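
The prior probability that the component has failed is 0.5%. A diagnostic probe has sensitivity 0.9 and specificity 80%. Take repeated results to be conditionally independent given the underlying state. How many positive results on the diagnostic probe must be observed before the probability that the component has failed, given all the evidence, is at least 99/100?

Prior odds: 0.005 ÷ 0.995 = 1/199.
False-positive rate = 1 − 0.8 = 0.2; likelihood ratio of a positive = 0.9/0.2 = 4.5.
Target odds: 0.99 ÷ 0.01 = 99.
Need (1/199) × 4.5ⁿ ≥ 99, i.e. 4.5ⁿ ≥ 19701.
4.5⁶ = 8303.765625 falls short of 19701 but 4.5⁷ = 4782969/128 reaches it, so n = 7.

7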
- - -
#### Exercise
Repeat the data in full, keeping each word exactly as it is.

#### Answer for the task
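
The prior probability that the component has failed is 0.5%. A diagnostic probe has sensitivity 0.9 and specificity 80%. Take repeated results to be conditionally independent given the underlying state. How many positive results on the diagnostic probe must be observed before the probability that the component has failed, given all the evidence, is at least 99/100?

Prior odds: 0.005 ÷ 0.995 = 1/199.
False-positive rate = 1 − 0.8 = 0.2; likelihood ratio of a positive = 0.9/0.2 = 4.5.
Target odds: 0.99 ÷ 0.01 = 99.
Need (1/199) × 4.5ⁿ ≥ 99, i.e. 4.5ⁿ ≥ 19701.
4.5⁶ = 8303.765625 falls short of 19701 but 4.5⁷ = 4782969/128 reaches it, so n = 7.

7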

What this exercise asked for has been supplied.